**Problem:** An exact copy of every record below is what's needed here.

**Dataset records:**
* * *

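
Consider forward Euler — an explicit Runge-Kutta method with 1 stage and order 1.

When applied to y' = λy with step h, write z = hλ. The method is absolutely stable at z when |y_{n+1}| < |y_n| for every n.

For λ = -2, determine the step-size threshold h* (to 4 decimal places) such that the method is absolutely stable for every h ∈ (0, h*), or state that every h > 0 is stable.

(-2.0000,0); λ=-2 ⇒ h* = 1.0000.

With y'=λy (z=hλ):
  order 1, 1-stage ⇒ R(z)=1+z
  (e.g. R(-1.21)=-0.21000, |R|=0.21000)

Find x<0 with |R(x)|<1.
x=-1.21: |R|=0.2100
|R(-1.6)|=0.6000 |R(-0.82)|=0.1800 |R(-0.64)|=0.3600
Bisect:
  x_lo=-2.3914 |R|=1.3914  x_hi=-0.0767 |R|=0.9233
  mid=-1.23402 |R|=0.23402 →hi
  mid=-1.81270 |R|=0.81270 →hi
  mid=-2.10203 |R|=1.10203 →lo
  mid=-1.95736 |R|=0.95736 →hi
  mid=-2.02970 |R|=1.02970 →lo
  mid=-1.99353 |R|=0.99353 →hi
  mid=-2.01162 |R|=1.01162 →lo
  mid=-2.00257 |R|=1.00257 →lo
  mid=-1.99805 |R|=0.99805 →hi
  mid=-2.00031 |R|=1.00031 →lo
  ...
  [-2.00003,-1.99989] ⇒ x*=-2.0000
So |R|<1 on (-2.0000, 0).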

* * *

**Answer to the problem:**
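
Consider forward Euler — an explicit Runge-Kutta method with 1 stage and order 1.

When applied to y' = λy with step h, write z = hλ. The method is absolutely stable at z when |y_{n+1}| < |y_n| for every n.

For λ = -2, determine the step-size threshold h* (to 4 decimal places) such that the method is absolutely stable for every h ∈ (0, h*), or state that every h > 0 is stable.

(-2.0000,0); λ=-2 ⇒ h* = 1.0000.

With y'=λy (z=hλ):
  order 1, 1-stage ⇒ R(z)=1+z
  (e.g. R(-1.21)=-0.21000, |R|=0.21000)

Find x<0 with |R(x)|<1.
x=-1.21: |R|=0.2100
|R(-1.6)|=0.6000 |R(-0.82)|=0.1800 |R(-0.64)|=0.3600
Bisect:
  x_lo=-2.3914 |R|=1.3914  x_hi=-0.0767 |R|=0.9233
  mid=-1.23402 |R|=0.23402 →hi
  mid=-1.81270 |R|=0.81270 →hi
  mid=-2.10203 |R|=1.10203 →lo
  mid=-1.95736 |R|=0.95736 →hi
  mid=-2.02970 |R|=1.02970 →lo
  mid=-1.99353 |R|=0.99353 →hi
  mid=-2.01162 |R|=1.01162 →lo
  mid=-2.00257 |R|=1.00257 →lo
  mid=-1.99805 |R|=0.99805 →hi
  mid=-2.00031 |R|=1.00031 →lo
  ...
  [-2.00003,-1.99989] ⇒ x*=-2.0000
So |R|<1 on (-2.0000, 0).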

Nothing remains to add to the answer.